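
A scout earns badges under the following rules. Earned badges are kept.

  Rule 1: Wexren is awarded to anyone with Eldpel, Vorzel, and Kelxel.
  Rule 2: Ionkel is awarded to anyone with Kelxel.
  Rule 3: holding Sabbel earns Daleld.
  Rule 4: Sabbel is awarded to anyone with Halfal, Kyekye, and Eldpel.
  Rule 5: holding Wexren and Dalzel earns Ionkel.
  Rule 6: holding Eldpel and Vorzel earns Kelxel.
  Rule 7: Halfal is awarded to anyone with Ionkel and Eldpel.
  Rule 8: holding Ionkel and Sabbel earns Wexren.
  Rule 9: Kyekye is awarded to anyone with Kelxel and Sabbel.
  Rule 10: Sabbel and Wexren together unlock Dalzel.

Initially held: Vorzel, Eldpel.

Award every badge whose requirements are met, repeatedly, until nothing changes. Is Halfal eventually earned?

Yes

With Eldpel and Vorzel, Kelxel is earned (Rule 6).
With Kelxel, Ionkel is earned (Rule 2).
With Ionkel and Eldpel, Halfal is earned (Rule 7).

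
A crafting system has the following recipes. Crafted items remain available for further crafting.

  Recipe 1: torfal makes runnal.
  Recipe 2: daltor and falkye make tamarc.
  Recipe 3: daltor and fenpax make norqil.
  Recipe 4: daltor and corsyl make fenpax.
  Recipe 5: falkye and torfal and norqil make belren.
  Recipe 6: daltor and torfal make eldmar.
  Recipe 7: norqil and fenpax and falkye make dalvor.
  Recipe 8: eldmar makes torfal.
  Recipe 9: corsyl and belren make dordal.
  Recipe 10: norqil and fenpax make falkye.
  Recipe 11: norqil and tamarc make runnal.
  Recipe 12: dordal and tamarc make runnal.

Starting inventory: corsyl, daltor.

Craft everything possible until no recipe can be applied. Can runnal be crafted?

daltor and corsyl → fenpax (Recipe 4).
Using Recipe 3, daltor and fenpax make norqil.
Using Recipe 10, norqil and fenpax make falkye.
Using Recipe 2, daltor and falkye make tamarc.
Using Recipe 11, norqil and tamarc make runnal.

Yes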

#####

§ WHAT IS NEEDED
The listing above has to be repeated exactly, down to the last line.

§ ANSWER TO THIS PROBLEM
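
A scout earns badges under the following rules. Earned badges are kept.

  Rule 1: Wexren is awarded to anyone with Eldpel, Vorzel, and Kelxel.
  Rule 2: Ionkel is awarded to anyone with Kelxel.
  Rule 3: holding Sabbel earns Daleld.
  Rule 4: Sabbel is awarded to anyone with Halfal, Kyekye, and Eldpel.
  Rule 5: holding Wexren and Dalzel earns Ionkel.
  Rule 6: holding Eldpel and Vorzel earns Kelxel.
  Rule 7: Halfal is awarded to anyone with Ionkel and Eldpel.
  Rule 8: holding Ionkel and Sabbel earns Wexren.
  Rule 9: Kyekye is awarded to anyone with Kelxel and Sabbel.
  Rule 10: Sabbel and Wexren together unlock Dalzel.

Initially held: Vorzel, Eldpel.

Award every badge whose requirements are met, repeatedly, until nothing changes. Is Halfal eventually earned?

Yes

With Eldpel and Vorzel, Kelxel is earned (Rule 6).
With Kelxel, Ionkel is earned (Rule 2).
With Ionkel and Eldpel, Halfal is earned (Rule 7).

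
A crafting system has the following recipes. Crafted items remain available for further crafting.

  Recipe 1: torfal makes runnal.
  Recipe 2: daltor and falkye make tamarc.
  Recipe 3: daltor and fenpax make norqil.
  Recipe 4: daltor and corsyl make fenpax.
  Recipe 5: falkye and torfal and norqil make belren.
  Recipe 6: daltor and torfal make eldmar.
  Recipe 7: norqil and fenpax and falkye make dalvor.
  Recipe 8: eldmar makes torfal.
  Recipe 9: corsyl and belren make dordal.
  Recipe 10: norqil and fenpax make falkye.
  Recipe 11: norqil and tamarc make runnal.
  Recipe 12: dordal and tamarc make runnal.

Starting inventory: corsyl, daltor.

Craft everything possible until no recipe can be applied. Can runnal be crafted?

daltor and corsyl → fenpax (Recipe 4).
Using Recipe 3, daltor and fenpax make norqil.
Using Recipe 10, norqil and fenpax make falkye.
Using Recipe 2, daltor and falkye make tamarc.
Using Recipe 11, norqil and tamarc make runnal.

Yes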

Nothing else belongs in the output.